| Assignment |
Which of the lines below hold "print"? Please return each one.

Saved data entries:
*** Begin section ***

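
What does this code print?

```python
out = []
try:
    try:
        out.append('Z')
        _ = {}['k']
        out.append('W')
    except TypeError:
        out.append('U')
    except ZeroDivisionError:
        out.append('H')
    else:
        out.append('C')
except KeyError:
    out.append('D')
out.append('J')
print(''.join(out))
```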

*** End section ***

| Solution to this exercise |
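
What does this code print?
print(''.join(out))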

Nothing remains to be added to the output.